[Assigned task] For the entries below, the expected answer is the line with "A trampoline spring", the line with "A mass is dropped", and every line between them, exactly as written, and nothing more.

>>>

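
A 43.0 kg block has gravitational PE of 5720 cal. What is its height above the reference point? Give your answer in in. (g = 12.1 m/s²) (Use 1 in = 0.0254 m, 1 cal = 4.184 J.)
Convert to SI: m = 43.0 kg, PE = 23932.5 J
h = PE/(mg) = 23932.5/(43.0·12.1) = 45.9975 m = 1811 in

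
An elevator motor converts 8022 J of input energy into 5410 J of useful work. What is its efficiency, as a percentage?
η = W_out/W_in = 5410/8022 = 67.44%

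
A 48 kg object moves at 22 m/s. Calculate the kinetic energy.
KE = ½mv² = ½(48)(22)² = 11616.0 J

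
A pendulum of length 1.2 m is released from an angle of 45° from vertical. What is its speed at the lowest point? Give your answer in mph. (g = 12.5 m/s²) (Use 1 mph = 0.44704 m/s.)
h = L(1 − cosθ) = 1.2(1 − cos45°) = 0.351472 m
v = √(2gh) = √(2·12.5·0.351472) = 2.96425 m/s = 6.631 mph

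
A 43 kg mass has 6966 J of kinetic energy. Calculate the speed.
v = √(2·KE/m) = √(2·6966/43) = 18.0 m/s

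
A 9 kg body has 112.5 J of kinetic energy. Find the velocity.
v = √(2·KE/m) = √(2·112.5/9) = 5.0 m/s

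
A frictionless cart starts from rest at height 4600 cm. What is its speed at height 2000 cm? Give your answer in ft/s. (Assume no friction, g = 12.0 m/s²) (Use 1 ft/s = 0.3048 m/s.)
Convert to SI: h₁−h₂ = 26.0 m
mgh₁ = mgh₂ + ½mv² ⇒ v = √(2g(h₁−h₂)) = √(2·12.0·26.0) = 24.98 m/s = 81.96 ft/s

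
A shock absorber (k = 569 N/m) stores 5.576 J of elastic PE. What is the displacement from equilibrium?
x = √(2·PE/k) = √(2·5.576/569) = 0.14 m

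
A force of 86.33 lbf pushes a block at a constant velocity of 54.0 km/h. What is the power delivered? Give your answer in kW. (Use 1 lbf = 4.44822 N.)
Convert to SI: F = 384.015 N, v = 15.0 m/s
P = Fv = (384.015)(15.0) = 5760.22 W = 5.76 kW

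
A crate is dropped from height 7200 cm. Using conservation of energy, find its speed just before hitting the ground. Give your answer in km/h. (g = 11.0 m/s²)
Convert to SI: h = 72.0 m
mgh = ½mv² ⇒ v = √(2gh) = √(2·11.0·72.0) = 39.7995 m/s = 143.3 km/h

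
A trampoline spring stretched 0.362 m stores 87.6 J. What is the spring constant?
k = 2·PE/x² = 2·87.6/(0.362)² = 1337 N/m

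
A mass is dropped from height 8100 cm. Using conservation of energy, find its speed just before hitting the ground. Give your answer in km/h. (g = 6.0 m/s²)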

<<<
>>>

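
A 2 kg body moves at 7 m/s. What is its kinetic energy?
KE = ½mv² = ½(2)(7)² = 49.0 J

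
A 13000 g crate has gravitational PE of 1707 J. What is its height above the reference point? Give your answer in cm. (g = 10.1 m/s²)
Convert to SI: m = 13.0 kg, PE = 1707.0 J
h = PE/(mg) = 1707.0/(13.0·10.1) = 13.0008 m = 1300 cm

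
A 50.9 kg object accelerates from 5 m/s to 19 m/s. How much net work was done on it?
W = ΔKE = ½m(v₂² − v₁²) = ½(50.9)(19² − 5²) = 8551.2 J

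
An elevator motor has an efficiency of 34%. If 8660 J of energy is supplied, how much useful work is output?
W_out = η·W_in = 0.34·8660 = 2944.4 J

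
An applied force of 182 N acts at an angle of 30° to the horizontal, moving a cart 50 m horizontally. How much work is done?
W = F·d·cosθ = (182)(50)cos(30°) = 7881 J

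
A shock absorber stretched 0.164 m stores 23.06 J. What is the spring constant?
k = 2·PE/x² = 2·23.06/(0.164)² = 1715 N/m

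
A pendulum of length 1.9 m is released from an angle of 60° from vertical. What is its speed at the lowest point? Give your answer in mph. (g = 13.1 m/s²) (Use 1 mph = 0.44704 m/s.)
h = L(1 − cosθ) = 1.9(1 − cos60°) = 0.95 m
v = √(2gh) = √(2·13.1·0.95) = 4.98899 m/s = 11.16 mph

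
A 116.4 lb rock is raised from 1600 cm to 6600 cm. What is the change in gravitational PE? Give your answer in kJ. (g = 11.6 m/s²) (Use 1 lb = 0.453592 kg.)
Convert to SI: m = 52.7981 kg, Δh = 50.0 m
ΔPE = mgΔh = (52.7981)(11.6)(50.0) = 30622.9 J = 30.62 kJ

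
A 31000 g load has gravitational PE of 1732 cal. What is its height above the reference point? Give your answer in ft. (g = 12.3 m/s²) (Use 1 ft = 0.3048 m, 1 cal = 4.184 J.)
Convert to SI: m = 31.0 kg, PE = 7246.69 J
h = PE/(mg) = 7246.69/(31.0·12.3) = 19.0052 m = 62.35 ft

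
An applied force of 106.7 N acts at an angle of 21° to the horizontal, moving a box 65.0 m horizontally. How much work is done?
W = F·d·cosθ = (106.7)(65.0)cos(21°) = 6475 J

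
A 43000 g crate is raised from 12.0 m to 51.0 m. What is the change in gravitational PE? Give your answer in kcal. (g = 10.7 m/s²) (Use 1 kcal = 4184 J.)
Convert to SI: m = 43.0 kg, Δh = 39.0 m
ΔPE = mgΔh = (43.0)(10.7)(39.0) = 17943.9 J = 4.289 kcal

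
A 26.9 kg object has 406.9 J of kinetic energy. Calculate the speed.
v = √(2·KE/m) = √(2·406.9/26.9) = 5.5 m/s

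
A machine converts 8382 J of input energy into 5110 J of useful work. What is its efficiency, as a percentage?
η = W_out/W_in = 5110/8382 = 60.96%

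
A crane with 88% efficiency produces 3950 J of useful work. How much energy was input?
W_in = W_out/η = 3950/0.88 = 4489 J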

<<<

[Solution for this problem]
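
A trampoline spring stretched 0.362 m stores 87.6 J. What is the spring constant?
k = 2·PE/x² = 2·87.6/(0.362)² = 1337 N/m

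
A mass is dropped from height 8100 cm. Using conservation of energy, find its speed just before hitting the ground. Give your answer in km/h. (g = 6.0 m/s²)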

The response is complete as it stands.